**Exercise material**:

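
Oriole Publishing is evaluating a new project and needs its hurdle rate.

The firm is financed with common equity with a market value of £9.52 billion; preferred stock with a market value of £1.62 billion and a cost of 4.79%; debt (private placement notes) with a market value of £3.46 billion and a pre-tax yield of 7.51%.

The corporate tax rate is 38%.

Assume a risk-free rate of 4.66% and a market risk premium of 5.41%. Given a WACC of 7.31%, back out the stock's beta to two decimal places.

Total capital V = 9.52 + 1.62 + 3.46 = 14.6.
Equity weight = 9.52/14.6 = 0.6521.
Preferred weight = 1.62/14.6 = 0.1110.
Private placement notes weight = 3.46/14.6 = 0.2370.
Debt contribution = 0.2370 × 7.51% × (1 − 38%) = 1.1035%.
Preferred contribution = 0.1110 × 4.79% = 0.5315%.
Required equity contribution = 7.31% − 1.6349% = 5.6751%  ⇒  Re = 8.7033%.
CAPM: 8.7033% = 4.66% + β × 5.41%  ⇒  β = 0.7474.

0.75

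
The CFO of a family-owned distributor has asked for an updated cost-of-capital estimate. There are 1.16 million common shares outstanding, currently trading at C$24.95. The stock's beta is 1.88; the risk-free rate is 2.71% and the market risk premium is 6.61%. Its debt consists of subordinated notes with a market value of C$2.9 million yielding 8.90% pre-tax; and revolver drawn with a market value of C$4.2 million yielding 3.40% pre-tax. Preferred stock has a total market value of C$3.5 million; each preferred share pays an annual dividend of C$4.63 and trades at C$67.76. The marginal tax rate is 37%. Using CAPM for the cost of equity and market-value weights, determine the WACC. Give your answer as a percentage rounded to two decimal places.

Cost of equity via CAPM: Re = 2.71% + 1.88 × 6.61% = 15.1368%.
Cost of preferred: Rp = 4.63 / 67.76 = 6.8329%.
Market value of equity E = 24.95 × 1.16m = 28.942m.
Total capital V = 28.942 + 3.5 + 2.9 + 4.2 = 39.542.
Equity: weight = 28.942/39.542 = 0.7319; cost = 15.1368%.
Preferred: weight = 3.5/39.542 = 0.0885; cost = 6.8329%.
Subordinated notes: weight = 2.9/39.542 = 0.0733; after-tax cost = 8.9% × (1 − 37%) = 5.6070%.
Revolver drawn: weight = 4.2/39.542 = 0.1062; after-tax cost = 3.4% × (1 − 37%) = 2.1420%.
WACC = 0.7319 × 15.1368% + 0.0885 × 6.8329% + 0.0733 × 5.6070% + 0.1062 × 2.1420% = 12.3226%.

12.32%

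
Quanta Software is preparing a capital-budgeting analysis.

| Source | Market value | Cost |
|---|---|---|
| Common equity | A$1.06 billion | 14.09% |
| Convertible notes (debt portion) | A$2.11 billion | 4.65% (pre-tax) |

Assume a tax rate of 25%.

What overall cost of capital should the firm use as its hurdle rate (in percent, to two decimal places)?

Total capital V = 1.06 + 2.11 = 3.17.
Equity: weight = 1.06/3.17 = 0.3344; cost = 14.09%.
Convertible notes (debt portion): weight = 2.11/3.17 = 0.6656; after-tax cost = 4.65% × (1 − 25%) = 3.4875%.
WACC = 0.3344 × 14.0900% + 0.6656 × 3.4875% = 7.0328%.

7.03%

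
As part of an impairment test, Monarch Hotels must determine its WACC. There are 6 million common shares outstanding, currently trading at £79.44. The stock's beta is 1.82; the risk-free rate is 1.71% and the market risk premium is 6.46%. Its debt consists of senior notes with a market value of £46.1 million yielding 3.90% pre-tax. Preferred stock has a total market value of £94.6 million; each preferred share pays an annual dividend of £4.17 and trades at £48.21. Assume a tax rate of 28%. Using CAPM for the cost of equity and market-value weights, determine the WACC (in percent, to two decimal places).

11.93%

Cost of equity via CAPM: Re = 1.71% + 1.82 × 6.46% = 13.4672%.
Cost of preferred: Rp = 4.17 / 48.21 = 8.6497%.
Market value of equity E = 79.44 × 6m = 476.64m.
Total capital V = 476.64 + 94.6 + 46.1 = 617.34.
Equity: weight = 476.64/617.34 = 0.7721; cost = 13.4672%.
Preferred: weight = 94.6/617.34 = 0.1532; cost = 8.6497%.
Senior notes: weight = 46.1/617.34 = 0.0747; after-tax cost = 3.9% × (1 − 28%) = 2.8080%.
WACC = 0.7721 × 13.4672% + 0.1532 × 8.6497% + 0.0747 × 2.8080% = 11.9330%.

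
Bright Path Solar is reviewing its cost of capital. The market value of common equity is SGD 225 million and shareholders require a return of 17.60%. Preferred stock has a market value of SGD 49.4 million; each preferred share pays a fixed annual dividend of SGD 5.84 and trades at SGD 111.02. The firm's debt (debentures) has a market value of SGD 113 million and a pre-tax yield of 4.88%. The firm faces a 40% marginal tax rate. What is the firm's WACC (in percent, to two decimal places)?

11.75%

Cost of preferred: Rp = 5.84 / 111.02 = 5.2603%.
Total capital V = 225 + 49.4 + 113 = 387.4.
Equity: weight = 225/387.4 = 0.5808; cost = 17.6%.
Preferred: weight = 49.4/387.4 = 0.1275; cost = 5.2603%.
Debentures: weight = 113/387.4 = 0.2917; after-tax cost = 4.88% × (1 − 40%) = 2.9280%.
WACC = 0.5808 × 17.6000% + 0.1275 × 5.2603% + 0.2917 × 2.9280% = 11.7468%.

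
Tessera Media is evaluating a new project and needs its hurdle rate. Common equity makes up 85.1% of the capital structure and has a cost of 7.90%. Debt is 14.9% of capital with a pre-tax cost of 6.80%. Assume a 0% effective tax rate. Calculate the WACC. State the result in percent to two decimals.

7.74%

After-tax cost of debt = 6.8% × (1 − 0%) = 6.8000%.
WACC = 0.851 × 7.9000% + 0.149 × 6.8000% = 7.7361%.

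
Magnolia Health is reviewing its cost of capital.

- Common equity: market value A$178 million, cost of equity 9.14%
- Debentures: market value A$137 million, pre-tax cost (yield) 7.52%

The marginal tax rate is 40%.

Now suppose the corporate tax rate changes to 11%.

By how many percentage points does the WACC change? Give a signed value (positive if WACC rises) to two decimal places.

Current WACC:
Total capital V = 178 + 137 = 315.
Equity: weight = 178/315 = 0.5651; cost = 9.14%.
Debentures: weight = 137/315 = 0.4349; after-tax cost = 7.52% × (1 − 40%) = 4.5120%.
WACC = 0.5651 × 9.1400% + 0.4349 × 4.5120% = 7.1272%.
After the change:
Total capital V = 178 + 137 = 315.
Equity: weight = 178/315 = 0.5651; cost = 9.14%.
Debentures: weight = 137/315 = 0.4349; after-tax cost = 7.52% × (1 − 11%) = 6.6928%.
WACC = 0.5651 × 9.1400% + 0.4349 × 6.6928% = 8.0757%.
Change in WACC = 8.0757% − 7.1272% = 0.9485 pp.

+0.95 pp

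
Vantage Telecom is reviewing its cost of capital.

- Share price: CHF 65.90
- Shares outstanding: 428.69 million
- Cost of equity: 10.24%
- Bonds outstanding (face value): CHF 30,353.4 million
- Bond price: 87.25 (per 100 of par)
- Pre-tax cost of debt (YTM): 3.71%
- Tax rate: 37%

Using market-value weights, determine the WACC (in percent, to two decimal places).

Market value of equity E = 65.9 × 428.69m = 28250.671m. Market value of debt D = 30353.4m × 87.25/100 = 26483.3415m.
Total capital V = 28250.671 + 26483.3415 = 54734.0125.
Equity: weight = 28250.671/54734.0125 = 0.5161; cost = 10.24%.
Bonds outstanding: weight = 26483.3415/54734.0125 = 0.4839; after-tax cost = 3.71% × (1 − 37%) = 2.3373%.
WACC = 0.5161 × 10.2400% + 0.4839 × 2.3373% = 6.4162%.

6.42%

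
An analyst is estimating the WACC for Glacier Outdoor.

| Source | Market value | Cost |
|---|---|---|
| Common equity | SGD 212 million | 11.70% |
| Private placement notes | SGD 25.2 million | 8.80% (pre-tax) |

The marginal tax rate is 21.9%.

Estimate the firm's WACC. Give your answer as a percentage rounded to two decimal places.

Total capital V = 212 + 25.2 = 237.2.
Equity: weight = 212/237.2 = 0.8938; cost = 11.7%.
Private placement notes: weight = 25.2/237.2 = 0.1062; after-tax cost = 8.8% × (1 − 21.9%) = 6.8728%.
WACC = 0.8938 × 11.7000% + 0.1062 × 6.8728% = 11.1872%.

11.19%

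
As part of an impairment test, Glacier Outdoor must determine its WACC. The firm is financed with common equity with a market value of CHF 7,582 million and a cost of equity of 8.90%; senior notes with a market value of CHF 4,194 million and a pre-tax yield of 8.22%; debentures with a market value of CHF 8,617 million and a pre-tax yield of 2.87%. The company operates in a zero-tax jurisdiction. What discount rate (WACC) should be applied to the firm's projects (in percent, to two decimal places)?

Total capital V = 7582 + 4194 + 8617 = 20393.
Equity: weight = 7582/20393 = 0.3718; cost = 8.9%.
Senior notes: weight = 4194/20393 = 0.2057; after-tax cost = 8.22% × (1 − 0%) = 8.2200%.
Debentures: weight = 8617/20393 = 0.4225; after-tax cost = 2.87% × (1 − 0%) = 2.8700%.
WACC = 0.3718 × 8.9000% + 0.2057 × 8.2200% + 0.4225 × 2.8700% = 6.2122%.

6.21%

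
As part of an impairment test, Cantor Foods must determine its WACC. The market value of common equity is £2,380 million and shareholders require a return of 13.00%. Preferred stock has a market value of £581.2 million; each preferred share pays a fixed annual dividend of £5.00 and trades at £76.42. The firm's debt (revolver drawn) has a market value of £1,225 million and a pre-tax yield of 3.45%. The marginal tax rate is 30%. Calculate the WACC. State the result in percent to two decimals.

Cost of preferred: Rp = 5.0 / 76.42 = 6.5428%.
Total capital V = 2380 + 581.2 + 1225 = 4186.2.
Equity: weight = 2380/4186.2 = 0.5685; cost = 13%.
Preferred: weight = 581.2/4186.2 = 0.1388; cost = 6.5428%.
Revolver drawn: weight = 1225/4186.2 = 0.2926; after-tax cost = 3.45% × (1 − 30%) = 2.4150%.
WACC = 0.5685 × 13.0000% + 0.1388 × 6.5428% + 0.2926 × 2.4150% = 9.0060%.

9.01%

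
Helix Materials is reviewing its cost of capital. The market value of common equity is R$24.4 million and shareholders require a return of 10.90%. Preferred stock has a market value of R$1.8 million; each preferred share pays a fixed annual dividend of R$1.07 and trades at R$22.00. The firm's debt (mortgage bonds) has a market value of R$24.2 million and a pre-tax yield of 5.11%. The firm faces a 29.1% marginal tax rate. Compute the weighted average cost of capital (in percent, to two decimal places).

Cost of preferred: Rp = 1.07 / 22.0 = 4.8636%.
Total capital V = 24.4 + 1.8 + 24.2 = 50.4.
Equity: weight = 24.4/50.4 = 0.4841; cost = 10.9%.
Preferred: weight = 1.8/50.4 = 0.0357; cost = 4.8636%.
Mortgage bonds: weight = 24.2/50.4 = 0.4802; after-tax cost = 5.11% × (1 − 29.1%) = 3.6230%.
WACC = 0.4841 × 10.9000% + 0.0357 × 4.8636% + 0.4802 × 3.6230% = 7.1903%.

7.19%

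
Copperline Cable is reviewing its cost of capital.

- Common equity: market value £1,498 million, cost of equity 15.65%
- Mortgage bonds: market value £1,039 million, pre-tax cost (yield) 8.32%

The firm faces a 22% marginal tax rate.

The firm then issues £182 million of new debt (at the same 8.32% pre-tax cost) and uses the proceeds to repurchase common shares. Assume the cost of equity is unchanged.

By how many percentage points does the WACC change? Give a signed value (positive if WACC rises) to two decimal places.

Current WACC:
Total capital V = 1498 + 1039 = 2537.
Equity: weight = 1498/2537 = 0.5905; cost = 15.65%.
Mortgage bonds: weight = 1039/2537 = 0.4095; after-tax cost = 8.32% × (1 − 22%) = 6.4896%.
WACC = 0.5905 × 15.6500% + 0.4095 × 6.4896% = 11.8985%.
After the change:
Total capital V = 1316 + 1221 = 2537.
Equity: weight = 1316/2537 = 0.5187; cost = 15.65%.
Mortgage bonds: weight = 1221/2537 = 0.4813; after-tax cost = 8.32% × (1 − 22%) = 6.4896%.
WACC = 0.5187 × 15.6500% + 0.4813 × 6.4896% = 11.2413%.
Change in WACC = 11.2413% − 11.8985% = -0.6572 pp.

-0.66 pp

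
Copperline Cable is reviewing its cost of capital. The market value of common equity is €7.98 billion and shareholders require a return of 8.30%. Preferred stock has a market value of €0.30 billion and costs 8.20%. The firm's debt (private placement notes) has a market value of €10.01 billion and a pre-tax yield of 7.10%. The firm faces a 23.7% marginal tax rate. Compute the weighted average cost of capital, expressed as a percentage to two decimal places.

Total capital V = 7.98 + 0.3 + 10.01 = 18.29.
Equity: weight = 7.98/18.29 = 0.4363; cost = 8.3%.
Preferred: weight = 0.3/18.29 = 0.0164; cost = 8.2%.
Private placement notes: weight = 10.01/18.29 = 0.5473; after-tax cost = 7.1% × (1 − 23.7%) = 5.4173%.
WACC = 0.4363 × 8.3000% + 0.0164 × 8.2000% + 0.5473 × 5.4173% = 6.7207%.

6.72%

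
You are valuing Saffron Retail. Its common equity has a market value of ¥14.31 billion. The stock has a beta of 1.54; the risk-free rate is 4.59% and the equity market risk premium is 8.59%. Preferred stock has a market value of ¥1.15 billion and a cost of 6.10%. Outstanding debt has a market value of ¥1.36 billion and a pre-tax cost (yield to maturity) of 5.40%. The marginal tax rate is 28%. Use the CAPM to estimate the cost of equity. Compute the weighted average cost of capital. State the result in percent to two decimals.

15.89%

Cost of equity via CAPM: Re = 4.59% + 1.54 × 8.59% = 17.8186%.
Total capital V = 14.31 + 1.15 + 1.36 = 16.82.
Equity: weight = 14.31/16.82 = 0.8508; cost = 17.8186%.
Preferred: weight = 1.15/16.82 = 0.0684; cost = 6.1%.
Debt: weight = 1.36/16.82 = 0.0809; after-tax cost = 5.4% × (1 − 28%) = 3.8880%.
WACC = 0.8508 × 17.8186% + 0.0684 × 6.1000% + 0.0809 × 3.8880% = 15.8910%.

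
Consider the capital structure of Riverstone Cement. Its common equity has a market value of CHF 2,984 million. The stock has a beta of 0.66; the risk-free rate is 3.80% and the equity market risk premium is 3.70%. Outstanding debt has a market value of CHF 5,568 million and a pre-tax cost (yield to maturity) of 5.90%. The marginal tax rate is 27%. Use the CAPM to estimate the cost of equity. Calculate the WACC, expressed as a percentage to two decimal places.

Cost of equity via CAPM: Re = 3.8% + 0.66 × 3.7% = 6.2420%.
Total capital V = 2984 + 5568 = 8552.
Equity: weight = 2984/8552 = 0.3489; cost = 6.242%.
Debt: weight = 5568/8552 = 0.6511; after-tax cost = 5.9% × (1 − 27%) = 4.3070%.
WACC = 0.3489 × 6.2420% + 0.6511 × 4.3070% = 4.9822%.

4.98%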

**Task description**:
Whenever a line in the entries holds the word "corporate", copy that line.

**Response to the task**:
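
The corporate tax rate is 38%.
Now suppose the corporate tax rate changes to 11%.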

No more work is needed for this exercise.